-- PROBLEM --
Nothing but the lines from the one containing "-163.469°? Round to the nearest kilometre." through the last line of the records below should be written out, each exactly as it stands.

==== DATA SHOWN ====

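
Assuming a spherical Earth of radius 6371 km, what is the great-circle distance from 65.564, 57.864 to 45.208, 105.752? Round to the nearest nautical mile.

Δλ = 105.752 − 57.864 = 47.888°.
Δφ = 45.208 − 65.564 = -20.356°.
a = sin²(Δφ/2) + cos φ₁ · cos φ₂ · sin²(Δλ/2) = 0.079230.
c = 2·atan2(√a, √(1−a)) = 0.57067 rad → d = 6371·c ≈ 3635.72 km ≈ 1963.13 nmi.

1963 nmi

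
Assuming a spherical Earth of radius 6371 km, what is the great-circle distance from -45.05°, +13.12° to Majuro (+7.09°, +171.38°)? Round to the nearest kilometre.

15302 km

Δλ = 171.38 − 13.12 = 158.26°.
Δφ = 7.09 − -45.05 = 52.14°.
a = sin²(Δφ/2) + cos φ₁ · cos φ₂ · sin²(Δλ/2) = 0.869287.
c = 2·atan2(√a, √(1−a)) = 2.40175 rad → d = 6371·c ≈ 15301.55 km.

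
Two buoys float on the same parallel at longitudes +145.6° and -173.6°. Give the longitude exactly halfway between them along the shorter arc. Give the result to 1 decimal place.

Signed shortest Δλ from +145.6° to -173.6° is +40.8°.
Midpoint longitude = +145.6° + (+40.8°)/2 = +145.6° + 20.4° = +166.0°.
(The naïve average (+145.6 + -173.6)/2 = -14.0° is on the wrong side of the globe.)

+166.0°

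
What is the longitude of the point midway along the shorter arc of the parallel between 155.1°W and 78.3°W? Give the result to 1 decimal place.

116.7°W

Signed shortest Δλ from -155.1° to -78.3° is +76.8°.
Midpoint longitude = -155.1° + (+76.8°)/2 = -155.1° + 38.4° = -116.7°.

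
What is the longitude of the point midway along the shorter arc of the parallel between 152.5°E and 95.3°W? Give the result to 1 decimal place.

Signed shortest Δλ from +152.5° to -95.3° is +112.2°.
Midpoint longitude = +152.5° + (+112.2°)/2 = +152.5° + 56.1° = +208.6°.
Normalise into (−180°, 180°]: -151.4°.
(The naïve average (+152.5 + -95.3)/2 = 28.6° is on the wrong side of the globe.)

151.4°W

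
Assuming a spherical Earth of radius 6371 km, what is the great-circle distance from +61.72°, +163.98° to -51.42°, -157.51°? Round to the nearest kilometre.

Δλ = -157.51 − 163.98 = -321.49°; wrapped into (−180°, 180°]: 38.51°.
Δφ = -51.42 − 61.72 = -113.14°.
a = sin²(Δφ/2) + cos φ₁ · cos φ₂ · sin²(Δλ/2) = 0.728620.
c = 2·atan2(√a, √(1−a)) = 2.04569 rad → d = 6371·c ≈ 13033.07 km.

13033 km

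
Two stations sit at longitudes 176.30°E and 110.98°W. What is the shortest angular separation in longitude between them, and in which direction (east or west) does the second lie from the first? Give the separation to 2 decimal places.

Raw difference: -110.98 − 176.30 = -287.28°.
Normalise into (−180°, 180°]: -287.28° + 360° = 72.72°.
Positive ⇒ the second point lies to the east; separation 72.72°.

72.72° east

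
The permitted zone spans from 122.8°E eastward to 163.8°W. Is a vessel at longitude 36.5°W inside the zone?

Band width going east from +122.8° to -163.8°: ((-163.8 − 122.8) mod 360) = 73.4°.
Offset of -36.5° east of the west edge: ((-36.5 − 122.8) mod 360) = 200.7°.
200.7° > 73.4° ⇒ outside.

No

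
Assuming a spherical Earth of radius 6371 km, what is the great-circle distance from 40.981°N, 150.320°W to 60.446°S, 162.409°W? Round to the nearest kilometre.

11332 km

Δλ = -162.409 − -150.320 = -12.089°.
Δφ = -60.446 − 40.981 = -101.427°.
a = sin²(Δφ/2) + cos φ₁ · cos φ₂ · sin²(Δλ/2) = 0.603188.
c = 2·atan2(√a, √(1−a)) = 1.77867 rad → d = 6371·c ≈ 11331.89 km.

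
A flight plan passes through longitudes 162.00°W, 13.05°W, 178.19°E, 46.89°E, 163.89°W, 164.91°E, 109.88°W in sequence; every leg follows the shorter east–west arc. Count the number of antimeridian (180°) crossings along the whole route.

Leg 1: -162.00° → -13.05°, shortest Δλ = 148.95° (east) — does not cross 180°.
Leg 2: -13.05° → +178.19°, shortest Δλ = -168.76° (west) — crosses 180°.
Leg 3: +178.19° → +46.89°, shortest Δλ = -131.3° (west) — does not cross 180°.
Leg 4: +46.89° → -163.89°, shortest Δλ = 149.22° (east) — crosses 180°.
Leg 5: -163.89° → +164.91°, shortest Δλ = -31.2° (west) — crosses 180°.
Leg 6: +164.91° → -109.88°, shortest Δλ = 85.21° (east) — crosses 180°.
Total crossings: 4.

4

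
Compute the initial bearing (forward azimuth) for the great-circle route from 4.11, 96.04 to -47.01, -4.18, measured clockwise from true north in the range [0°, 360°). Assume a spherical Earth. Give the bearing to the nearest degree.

223°

Δλ = -4.18 − 96.04 = -100.22°.
θ = atan2( sin Δλ · cos φ₂ , cos φ₁ · sin φ₂ − sin φ₁ · cos φ₂ · cos Δλ )
  = atan2(-0.67105, -0.72092) = -137.052° → normalised to [0°, 360°): 222.948°.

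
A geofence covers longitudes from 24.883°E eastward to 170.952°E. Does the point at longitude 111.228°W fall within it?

Band width going east from +24.883° to +170.952°: ((170.952 − 24.883) mod 360) = 146.069°.
Offset of -111.228° east of the west edge: ((-111.228 − 24.883) mod 360) = 223.889°.
223.889° > 146.069° ⇒ outside.

No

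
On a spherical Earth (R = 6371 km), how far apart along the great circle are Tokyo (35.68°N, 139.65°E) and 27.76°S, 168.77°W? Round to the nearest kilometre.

8887 km

Δλ = -168.77 − 139.65 = -308.42°; wrapped into (−180°, 180°]: 51.58°.
Δφ = -27.76 − 35.68 = -63.44°.
a = sin²(Δφ/2) + cos φ₁ · cos φ₂ · sin²(Δλ/2) = 0.412493.
c = 2·atan2(√a, √(1−a)) = 1.39488 rad → d = 6371·c ≈ 8886.76 km.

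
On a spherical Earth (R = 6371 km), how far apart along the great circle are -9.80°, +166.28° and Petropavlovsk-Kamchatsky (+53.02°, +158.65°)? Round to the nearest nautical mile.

3792 nmi

Δλ = 158.65 − 166.28 = -7.63°.
Δφ = 53.02 − -9.80 = 62.82°.
a = sin²(Δφ/2) + cos φ₁ · cos φ₂ · sin²(Δλ/2) = 0.274230.
c = 2·atan2(√a, √(1−a)) = 1.10231 rad → d = 6371·c ≈ 7022.80 km ≈ 3792.01 nmi.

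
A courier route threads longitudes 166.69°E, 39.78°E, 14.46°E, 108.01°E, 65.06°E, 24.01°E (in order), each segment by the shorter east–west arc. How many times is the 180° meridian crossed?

0

Leg 1: +166.69° → +39.78°, shortest Δλ = -126.91° (west) — does not cross 180°.
Leg 2: +39.78° → +14.46°, shortest Δλ = -25.32° (west) — does not cross 180°.
Leg 3: +14.46° → +108.01°, shortest Δλ = 93.55° (east) — does not cross 180°.
Leg 4: +108.01° → +65.06°, shortest Δλ = -42.95° (west) — does not cross 180°.
Leg 5: +65.06° → +24.01°, shortest Δλ = -41.05° (west) — does not cross 180°.
Total crossings: 0.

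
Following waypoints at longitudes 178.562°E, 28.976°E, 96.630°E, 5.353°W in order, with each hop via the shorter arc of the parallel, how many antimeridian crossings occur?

0

Leg 1: +178.562° → +28.976°, shortest Δλ = -149.586° (west) — does not cross 180°.
Leg 2: +28.976° → +96.630°, shortest Δλ = 67.654° (east) — does not cross 180°.
Leg 3: +96.630° → -5.353°, shortest Δλ = -101.983° (west) — does not cross 180°.
Total crossings: 0.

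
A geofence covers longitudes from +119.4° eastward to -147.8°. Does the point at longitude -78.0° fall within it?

Band width going east from +119.4° to -147.8°: ((-147.8 − 119.4) mod 360) = 92.8°.
Offset of -78.0° east of the west edge: ((-78.0 − 119.4) mod 360) = 162.6°.
162.6° > 92.8° ⇒ outside.

No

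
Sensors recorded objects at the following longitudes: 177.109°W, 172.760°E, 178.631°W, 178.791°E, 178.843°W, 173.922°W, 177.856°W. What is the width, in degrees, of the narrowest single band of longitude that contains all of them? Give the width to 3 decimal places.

13.318°

Sort the longitudes: -178.843°, -178.631°, -177.856°, -177.109°, -173.922°, +172.760°, +178.791°.
Eastward gaps between consecutive values (wrapping around): 0.212°, 0.775°, 0.747°, 3.187°, 346.682°, 6.031°, 2.366°.
Largest gap = 346.682° ⇒ minimal covering band is its complement: 360° − 346.682° = 13.318°.
Band runs from +172.760° eastward to -173.922°, crossing the antimeridian.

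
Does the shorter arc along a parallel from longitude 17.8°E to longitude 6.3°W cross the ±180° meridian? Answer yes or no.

No

Signed shortest Δλ = ((-6.3 − 17.8 + 180) mod 360) − 180 = -24.1°.
Going west by 24.1° from +17.8° reaches -6.3° without touching 180°.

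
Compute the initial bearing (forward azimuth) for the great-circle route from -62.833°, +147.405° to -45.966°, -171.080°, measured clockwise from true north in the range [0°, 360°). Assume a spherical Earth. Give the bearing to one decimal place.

Δλ = -171.080 − 147.405 = -318.485°; wrapped into (−180°, 180°]: 41.515°.
θ = atan2( sin Δλ · cos φ₂ , cos φ₁ · sin φ₂ − sin φ₁ · cos φ₂ · cos Δλ )
  = atan2(0.46071, 0.13480) = 73.691° → normalised to [0°, 360°): 73.691°.

73.7°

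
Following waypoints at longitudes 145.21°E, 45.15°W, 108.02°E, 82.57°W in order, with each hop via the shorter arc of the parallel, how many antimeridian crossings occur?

2

Leg 1: +145.21° → -45.15°, shortest Δλ = 169.64° (east) — crosses 180°.
Leg 2: -45.15° → +108.02°, shortest Δλ = 153.17° (east) — does not cross 180°.
Leg 3: +108.02° → -82.57°, shortest Δλ = 169.41° (east) — crosses 180°.
Total crossings: 2.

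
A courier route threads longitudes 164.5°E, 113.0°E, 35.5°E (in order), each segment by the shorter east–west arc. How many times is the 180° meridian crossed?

0

Leg 1: +164.5° → +113.0°, shortest Δλ = -51.5° (west) — does not cross 180°.
Leg 2: +113.0° → +35.5°, shortest Δλ = -77.5° (west) — does not cross 180°.
Total crossings: 0.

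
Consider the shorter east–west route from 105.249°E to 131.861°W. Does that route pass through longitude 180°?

Yes

Naïve |-131.861 − 105.249| = 237.11° > 180°, so the shorter arc goes the other way round — across 180°.
Signed shortest Δλ = ((-131.861 − 105.249 + 180) mod 360) − 180 = 122.89°.
Going east by 122.89° from +105.249° passes through 180° before reaching -131.861°.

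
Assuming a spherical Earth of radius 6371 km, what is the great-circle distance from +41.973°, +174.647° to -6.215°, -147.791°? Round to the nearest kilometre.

Δλ = -147.791 − 174.647 = -322.438°; wrapped into (−180°, 180°]: 37.562°.
Δφ = -6.215 − 41.973 = -48.188°.
a = sin²(Δφ/2) + cos φ₁ · cos φ₂ · sin²(Δλ/2) = 0.243265.
c = 2·atan2(√a, √(1−a)) = 1.03157 rad → d = 6371·c ≈ 6572.14 km.

6572 km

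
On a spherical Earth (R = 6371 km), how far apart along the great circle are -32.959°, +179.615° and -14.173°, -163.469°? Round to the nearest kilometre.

2700 km

Δλ = -163.469 − 179.615 = -343.084°; wrapped into (−180°, 180°]: 16.916°.
Δφ = -14.173 − -32.959 = 18.786°.
a = sin²(Δφ/2) + cos φ₁ · cos φ₂ · sin²(Δλ/2) = 0.044236.
c = 2·atan2(√a, √(1−a)) = 0.42381 rad → d = 6371·c ≈ 2700.09 km.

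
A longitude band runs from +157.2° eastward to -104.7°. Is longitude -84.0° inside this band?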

====

-- THE COMPLETED TASK --
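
On a spherical Earth (R = 6371 km), how far apart along the great circle are -32.959°, +179.615° and -14.173°, -163.469°? Round to the nearest kilometre.

2700 km

Δλ = -163.469 − 179.615 = -343.084°; wrapped into (−180°, 180°]: 16.916°.
Δφ = -14.173 − -32.959 = 18.786°.
a = sin²(Δφ/2) + cos φ₁ · cos φ₂ · sin²(Δλ/2) = 0.044236.
c = 2·atan2(√a, √(1−a)) = 0.42381 rad → d = 6371·c ≈ 2700.09 km.

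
A longitude band runs from +157.2° eastward to -104.7°. Is longitude -84.0° inside this band?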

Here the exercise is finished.